---- Supplied entries

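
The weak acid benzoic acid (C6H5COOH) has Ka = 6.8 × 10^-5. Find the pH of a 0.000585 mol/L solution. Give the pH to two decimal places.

C6H5COOH ⇌ C6H5COO- + H+
Ka = x²/(0.000585 − x) = 6.8 × 10^-5
The 5% rule fails; solving x² + Ka·x − Ka·C₀ = 0 exactly:
x = (−Ka + √(Ka² + 4·Ka·C₀))/2 = 1.68 × 10^-4 M
pH = −log[H+] = −log(1.68 × 10^-4) = 3.77

pH = 3.77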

--------

Exercise goal: Exact copies of all the entries above should be returned.

Exercise output:
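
The weak acid benzoic acid (C6H5COOH) has Ka = 6.8 × 10^-5. Find the pH of a 0.000585 mol/L solution. Give the pH to two decimal places.

C6H5COOH ⇌ C6H5COO- + H+
Ka = x²/(0.000585 − x) = 6.8 × 10^-5
The 5% rule fails; solving x² + Ka·x − Ka·C₀ = 0 exactly:
x = (−Ka + √(Ka² + 4·Ka·C₀))/2 = 1.68 × 10^-4 M
pH = −log[H+] = −log(1.68 × 10^-4) = 3.77

pH = 3.77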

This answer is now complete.